* WORK ORDER *
Output all of the records exactly as written.

* GIVEN DATA *
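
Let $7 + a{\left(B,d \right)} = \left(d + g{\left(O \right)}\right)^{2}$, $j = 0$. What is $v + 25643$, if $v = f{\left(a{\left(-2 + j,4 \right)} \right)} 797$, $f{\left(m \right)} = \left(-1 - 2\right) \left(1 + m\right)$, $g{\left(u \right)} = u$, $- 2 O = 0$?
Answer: $1733$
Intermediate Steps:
$O = 0$ ($O = \left(- \frac{1}{2}\right) 0 = 0$)
$a{\left(B,d \right)} = -7 + d^{2}$ ($a{\left(B,d \right)} = -7 + \left(d + 0\right)^{2} = -7 + d^{2}$)
$f{\left(m \right)} = -3 - 3 m$ ($f{\left(m \right)} = - 3 \left(1 + m\right) = -3 - 3 m$)
$v = -23910$ ($v = \left(-3 - 3 \left(-7 + 4^{2}\right)\right) 797 = \left(-3 - 3 \left(-7 + 16\right)\right) 797 = \left(-3 - 27\right) 797 = \left(-30\right) 797 = -23910$)
$v + 25643 = -23910 + 25643 = 1733$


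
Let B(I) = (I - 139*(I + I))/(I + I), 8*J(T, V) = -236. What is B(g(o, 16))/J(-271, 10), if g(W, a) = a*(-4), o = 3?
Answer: 277/59 ≈ 4.6949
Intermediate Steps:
J(T, V) = -59/2 (J(T, V) = (⅛)*(-236) = -59/2)
g(W, a) = -4*a
B(I) = -277/2 (B(I) = (I - 278*I)/((2*I)) = (I - 278*I)*(1/(2*I)) = (-277*I)*(1/(2*I)) = -277/2)
B(g(o, 16))/J(-271, 10) = -277/(2*(-59/2)) = -277/2*(-2/59) = 277/59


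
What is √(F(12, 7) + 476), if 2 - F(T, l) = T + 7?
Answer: 3*√51 ≈ 21.424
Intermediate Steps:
F(T, l) = -5 - T (F(T, l) = 2 - (T + 7) = 2 - (7 + T) = 2 + (-7 - T) = -5 - T)
√(F(12, 7) + 476) = √((-5 - 1*12) + 476) = √((-5 - 12) + 476) = √(-17 + 476) = √459 = 3*√51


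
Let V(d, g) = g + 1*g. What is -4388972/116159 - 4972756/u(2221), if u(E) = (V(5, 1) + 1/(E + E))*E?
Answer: -1194256744628/1032072715 ≈ -1157.1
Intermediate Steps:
V(d, g) = 2*g (V(d, g) = g + g = 2*g)
u(E) = E*(2 + 1/(2*E)) (u(E) = (2*1 + 1/(E + E))*E = (2 + 1/(2*E))*E = E*(2 + 1/(2*E)))
-4388972/116159 - 4972756/u(2221) = -4388972/116159 - 4972756/(½ + 2*2221) = -4388972*1/116159 - 4972756/(½ + 4442) = -4388972/116159 - 4972756/8885/2 = -4388972/116159 - 4972756*2/8885 = -4388972/116159 - 9945512/8885 = -1194256744628/1032072715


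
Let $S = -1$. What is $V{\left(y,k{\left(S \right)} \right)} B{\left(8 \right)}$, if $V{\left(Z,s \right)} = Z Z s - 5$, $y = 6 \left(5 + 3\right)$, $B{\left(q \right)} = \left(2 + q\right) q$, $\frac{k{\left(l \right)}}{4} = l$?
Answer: $-737680$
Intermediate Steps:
$k{\left(l \right)} = 4 l$
$B{\left(q \right)} = q \left(2 + q\right)$
$y = 48$ ($y = 6 \cdot 8 = 48$)
$V{\left(Z,s \right)} = -5 + s Z^{2}$ ($V{\left(Z,s \right)} = Z^{2} s - 5 = s Z^{2} - 5 = -5 + s Z^{2}$)
$V{\left(y,k{\left(S \right)} \right)} B{\left(8 \right)} = \left(-5 + 4 \left(-1\right) 48^{2}\right) 8 \left(2 + 8\right) = \left(-5 - 9216\right) 8 \cdot 10 = \left(-5 - 9216\right) 80 = \left(-9221\right) 80 = -737680$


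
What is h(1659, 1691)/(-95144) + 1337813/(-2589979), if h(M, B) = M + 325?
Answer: -2364703543/4400374321 ≈ -0.53739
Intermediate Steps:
h(M, B) = 325 + M
h(1659, 1691)/(-95144) + 1337813/(-2589979) = (325 + 1659)/(-95144) + 1337813/(-2589979) = 1984*(-1/95144) + 1337813*(-1/2589979) = -248/11893 - 1337813/2589979 = -2364703543/4400374321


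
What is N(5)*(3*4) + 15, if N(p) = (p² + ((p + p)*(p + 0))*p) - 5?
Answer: 3255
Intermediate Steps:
N(p) = -5 + p² + 2*p³ (N(p) = (p² + ((2*p)*p)*p) - 5 = (p² + (2*p²)*p) - 5 = (p² + 2*p³) - 5 = -5 + p² + 2*p³)
N(5)*(3*4) + 15 = (-5 + 5² + 2*5³)*(3*4) + 15 = (-5 + 25 + 2*125)*12 + 15 = (-5 + 25 + 250)*12 + 15 = 270*12 + 15 = 3240 + 15 = 3255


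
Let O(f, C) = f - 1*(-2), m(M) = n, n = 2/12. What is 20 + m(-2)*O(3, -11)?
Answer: 125/6 ≈ 20.833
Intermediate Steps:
n = ⅙ (n = 2*(1/12) = ⅙ ≈ 0.16667)
m(M) = ⅙
O(f, C) = 2 + f (O(f, C) = f + 2 = 2 + f)
20 + m(-2)*O(3, -11) = 20 + (2 + 3)/6 = 20 + (⅙)*5 = 20 + ⅚ = 125/6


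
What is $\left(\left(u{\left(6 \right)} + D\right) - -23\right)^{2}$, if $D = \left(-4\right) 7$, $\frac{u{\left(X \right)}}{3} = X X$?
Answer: $10609$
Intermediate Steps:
$u{\left(X \right)} = 3 X^{2}$ ($u{\left(X \right)} = 3 X X = 3 X^{2}$)
$D = -28$
$\left(\left(u{\left(6 \right)} + D\right) - -23\right)^{2} = \left(\left(3 \cdot 6^{2} - 28\right) - -23\right)^{2} = \left(\left(3 \cdot 36 - 28\right) + \left(-2 + 25\right)\right)^{2} = \left(\left(108 - 28\right) + 23\right)^{2} = \left(80 + 23\right)^{2} = 103^{2} = 10609$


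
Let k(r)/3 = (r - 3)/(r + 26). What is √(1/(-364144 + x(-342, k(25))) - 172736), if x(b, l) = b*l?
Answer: I*√1658907180948005637/3098986 ≈ 415.62*I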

* SOLUTION BELOW *
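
Let $7 + a{\left(B,d \right)} = \left(d + g{\left(O \right)}\right)^{2}$, $j = 0$. What is $v + 25643$, if $v = f{\left(a{\left(-2 + j,4 \right)} \right)} 797$, $f{\left(m \right)} = \left(-1 - 2\right) \left(1 + m\right)$, $g{\left(u \right)} = u$, $- 2 O = 0$?
Answer: $1733$
Intermediate Steps:
$O = 0$ ($O = \left(- \frac{1}{2}\right) 0 = 0$)
$a{\left(B,d \right)} = -7 + d^{2}$ ($a{\left(B,d \right)} = -7 + \left(d + 0\right)^{2} = -7 + d^{2}$)
$f{\left(m \right)} = -3 - 3 m$ ($f{\left(m \right)} = - 3 \left(1 + m\right) = -3 - 3 m$)
$v = -23910$ ($v = \left(-3 - 3 \left(-7 + 4^{2}\right)\right) 797 = \left(-3 - 3 \left(-7 + 16\right)\right) 797 = \left(-3 - 27\right) 797 = \left(-30\right) 797 = -23910$)
$v + 25643 = -23910 + 25643 = 1733$


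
Let B(I) = (I - 139*(I + I))/(I + I), 8*J(T, V) = -236. What is B(g(o, 16))/J(-271, 10), if g(W, a) = a*(-4), o = 3?
Answer: 277/59 ≈ 4.6949
Intermediate Steps:
J(T, V) = -59/2 (J(T, V) = (⅛)*(-236) = -59/2)
g(W, a) = -4*a
B(I) = -277/2 (B(I) = (I - 278*I)/((2*I)) = (I - 278*I)*(1/(2*I)) = (-277*I)*(1/(2*I)) = -277/2)
B(g(o, 16))/J(-271, 10) = -277/(2*(-59/2)) = -277/2*(-2/59) = 277/59


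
What is √(F(12, 7) + 476), if 2 - F(T, l) = T + 7?
Answer: 3*√51 ≈ 21.424
Intermediate Steps:
F(T, l) = -5 - T (F(T, l) = 2 - (T + 7) = 2 - (7 + T) = 2 + (-7 - T) = -5 - T)
√(F(12, 7) + 476) = √((-5 - 1*12) + 476) = √((-5 - 12) + 476) = √(-17 + 476) = √459 = 3*√51


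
Let V(d, g) = g + 1*g. What is -4388972/116159 - 4972756/u(2221), if u(E) = (V(5, 1) + 1/(E + E))*E?
Answer: -1194256744628/1032072715 ≈ -1157.1
Intermediate Steps:
V(d, g) = 2*g (V(d, g) = g + g = 2*g)
u(E) = E*(2 + 1/(2*E)) (u(E) = (2*1 + 1/(E + E))*E = (2 + 1/(2*E))*E = E*(2 + 1/(2*E)))
-4388972/116159 - 4972756/u(2221) = -4388972/116159 - 4972756/(½ + 2*2221) = -4388972*1/116159 - 4972756/(½ + 4442) = -4388972/116159 - 4972756/8885/2 = -4388972/116159 - 4972756*2/8885 = -4388972/116159 - 9945512/8885 = -1194256744628/1032072715


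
Let $S = -1$. What is $V{\left(y,k{\left(S \right)} \right)} B{\left(8 \right)}$, if $V{\left(Z,s \right)} = Z Z s - 5$, $y = 6 \left(5 + 3\right)$, $B{\left(q \right)} = \left(2 + q\right) q$, $\frac{k{\left(l \right)}}{4} = l$?
Answer: $-737680$
Intermediate Steps:
$k{\left(l \right)} = 4 l$
$B{\left(q \right)} = q \left(2 + q\right)$
$y = 48$ ($y = 6 \cdot 8 = 48$)
$V{\left(Z,s \right)} = -5 + s Z^{2}$ ($V{\left(Z,s \right)} = Z^{2} s - 5 = s Z^{2} - 5 = -5 + s Z^{2}$)
$V{\left(y,k{\left(S \right)} \right)} B{\left(8 \right)} = \left(-5 + 4 \left(-1\right) 48^{2}\right) 8 \left(2 + 8\right) = \left(-5 - 9216\right) 8 \cdot 10 = \left(-5 - 9216\right) 80 = \left(-9221\right) 80 = -737680$


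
What is h(1659, 1691)/(-95144) + 1337813/(-2589979), if h(M, B) = M + 325?
Answer: -2364703543/4400374321 ≈ -0.53739
Intermediate Steps:
h(M, B) = 325 + M
h(1659, 1691)/(-95144) + 1337813/(-2589979) = (325 + 1659)/(-95144) + 1337813/(-2589979) = 1984*(-1/95144) + 1337813*(-1/2589979) = -248/11893 - 1337813/2589979 = -2364703543/4400374321


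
What is N(5)*(3*4) + 15, if N(p) = (p² + ((p + p)*(p + 0))*p) - 5?
Answer: 3255
Intermediate Steps:
N(p) = -5 + p² + 2*p³ (N(p) = (p² + ((2*p)*p)*p) - 5 = (p² + (2*p²)*p) - 5 = (p² + 2*p³) - 5 = -5 + p² + 2*p³)
N(5)*(3*4) + 15 = (-5 + 5² + 2*5³)*(3*4) + 15 = (-5 + 25 + 2*125)*12 + 15 = (-5 + 25 + 250)*12 + 15 = 270*12 + 15 = 3240 + 15 = 3255


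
Let O(f, C) = f - 1*(-2), m(M) = n, n = 2/12. What is 20 + m(-2)*O(3, -11)?
Answer: 125/6 ≈ 20.833
Intermediate Steps:
n = ⅙ (n = 2*(1/12) = ⅙ ≈ 0.16667)
m(M) = ⅙
O(f, C) = 2 + f (O(f, C) = f + 2 = 2 + f)
20 + m(-2)*O(3, -11) = 20 + (2 + 3)/6 = 20 + (⅙)*5 = 20 + ⅚ = 125/6


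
What is $\left(\left(u{\left(6 \right)} + D\right) - -23\right)^{2}$, if $D = \left(-4\right) 7$, $\frac{u{\left(X \right)}}{3} = X X$?
Answer: $10609$
Intermediate Steps:
$u{\left(X \right)} = 3 X^{2}$ ($u{\left(X \right)} = 3 X X = 3 X^{2}$)
$D = -28$
$\left(\left(u{\left(6 \right)} + D\right) - -23\right)^{2} = \left(\left(3 \cdot 6^{2} - 28\right) - -23\right)^{2} = \left(\left(3 \cdot 36 - 28\right) + \left(-2 + 25\right)\right)^{2} = \left(\left(108 - 28\right) + 23\right)^{2} = \left(80 + 23\right)^{2} = 103^{2} = 10609$


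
Let k(r)/3 = (r - 3)/(r + 26). What is √(1/(-364144 + x(-342, k(25))) - 172736), if x(b, l) = b*l?
Answer: I*√1658907180948005637/3098986 ≈ 415.62*I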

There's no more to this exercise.